DATASET ENTRIES START

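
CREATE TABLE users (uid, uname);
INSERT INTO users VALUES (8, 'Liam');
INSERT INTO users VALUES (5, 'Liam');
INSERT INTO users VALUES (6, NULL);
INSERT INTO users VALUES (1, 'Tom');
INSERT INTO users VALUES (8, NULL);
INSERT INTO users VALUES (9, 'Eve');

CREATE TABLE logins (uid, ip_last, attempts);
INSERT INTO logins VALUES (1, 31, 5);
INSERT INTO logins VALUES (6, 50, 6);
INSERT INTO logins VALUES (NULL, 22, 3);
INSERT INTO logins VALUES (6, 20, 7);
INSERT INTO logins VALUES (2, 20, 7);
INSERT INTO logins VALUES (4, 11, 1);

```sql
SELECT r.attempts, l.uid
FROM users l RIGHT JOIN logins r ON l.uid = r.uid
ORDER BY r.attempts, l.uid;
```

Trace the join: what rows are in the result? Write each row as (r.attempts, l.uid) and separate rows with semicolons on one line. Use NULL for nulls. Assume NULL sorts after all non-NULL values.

RIGHT JOIN keeps every row from `logins`; unmatched rows get NULL for `users`'s columns.
Matching on l.uid = r.uid. A NULL in a compared column never satisfies the condition.
- l row (uid=8): no match.
- l row (uid=5): no match.
- l row (uid=6): matches 2 r row(s) → 2 output row(s).
- l row (uid=1): matches 1 r row(s) → 1 output row(s).
- l row (uid=8): no match.
- l row (uid=9): no match.
- 3 row(s) from r found no l partner → padded with NULL.
After projecting and ordering:
r.attempts | l.uid
1 | NULL
3 | NULL
5 | 1
6 | 6
7 | 6
7 | NULL

(1, NULL); (3, NULL); (5, 1); (6, 6); (7, 6); (7, NULL)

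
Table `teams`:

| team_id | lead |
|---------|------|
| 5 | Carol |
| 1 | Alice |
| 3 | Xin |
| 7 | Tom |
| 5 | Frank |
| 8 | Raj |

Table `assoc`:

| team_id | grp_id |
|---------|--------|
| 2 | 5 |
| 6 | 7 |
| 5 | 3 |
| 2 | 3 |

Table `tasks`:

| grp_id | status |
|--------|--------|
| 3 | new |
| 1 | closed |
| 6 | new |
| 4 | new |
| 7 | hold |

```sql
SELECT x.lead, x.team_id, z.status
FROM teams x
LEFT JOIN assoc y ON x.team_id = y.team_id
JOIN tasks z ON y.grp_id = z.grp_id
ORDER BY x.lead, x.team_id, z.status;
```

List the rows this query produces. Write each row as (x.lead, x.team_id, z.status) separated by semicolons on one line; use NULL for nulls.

Joins associate left-to-right: teams LEFT JOIN assoc on team_id gives 6 intermediate row(s).
Then INNER JOIN `tasks z` on grp_id: keep only rows whose y.grp_id appears in z.

(Carol, 5, new); (Frank, 5, new)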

DATASET ENTRIES END

• _WHAT YOU ARE ASKED TO DO_
Could you reproduce, exactly as written, the lines running from the one with "INSERT INTO logins VALUES (6, 20, 7);" to the end of the entries above?

• _PROBLEM SOLUTION_
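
INSERT INTO logins VALUES (6, 20, 7);
INSERT INTO logins VALUES (2, 20, 7);
INSERT INTO logins VALUES (4, 11, 1);

```sql
SELECT r.attempts, l.uid
FROM users l RIGHT JOIN logins r ON l.uid = r.uid
ORDER BY r.attempts, l.uid;
```

Trace the join: what rows are in the result? Write each row as (r.attempts, l.uid) and separate rows with semicolons on one line. Use NULL for nulls. Assume NULL sorts after all non-NULL values.

RIGHT JOIN keeps every row from `logins`; unmatched rows get NULL for `users`'s columns.
Matching on l.uid = r.uid. A NULL in a compared column never satisfies the condition.
- l row (uid=8): no match.
- l row (uid=5): no match.
- l row (uid=6): matches 2 r row(s) → 2 output row(s).
- l row (uid=1): matches 1 r row(s) → 1 output row(s).
- l row (uid=8): no match.
- l row (uid=9): no match.
- 3 row(s) from r found no l partner → padded with NULL.
After projecting and ordering:
r.attempts | l.uid
1 | NULL
3 | NULL
5 | 1
6 | 6
7 | 6
7 | NULL

(1, NULL); (3, NULL); (5, 1); (6, 6); (7, 6); (7, NULL)

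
Table `teams`:

| team_id | lead |
|---------|------|
| 5 | Carol |
| 1 | Alice |
| 3 | Xin |
| 7 | Tom |
| 5 | Frank |
| 8 | Raj |

Table `assoc`:

| team_id | grp_id |
|---------|--------|
| 2 | 5 |
| 6 | 7 |
| 5 | 3 |
| 2 | 3 |

Table `tasks`:

| grp_id | status |
|--------|--------|
| 3 | new |
| 1 | closed |
| 6 | new |
| 4 | new |
| 7 | hold |

```sql
SELECT x.lead, x.team_id, z.status
FROM teams x
LEFT JOIN assoc y ON x.team_id = y.team_id
JOIN tasks z ON y.grp_id = z.grp_id
ORDER BY x.lead, x.team_id, z.status;
```

List the rows this query produces. Write each row as (x.lead, x.team_id, z.status) separated by semicolons on one line; use NULL for nulls.

Joins associate left-to-right: teams LEFT JOIN assoc on team_id gives 6 intermediate row(s).
Then INNER JOIN `tasks z` on grp_id: keep only rows whose y.grp_id appears in z.

(Carol, 5, new); (Frank, 5, new)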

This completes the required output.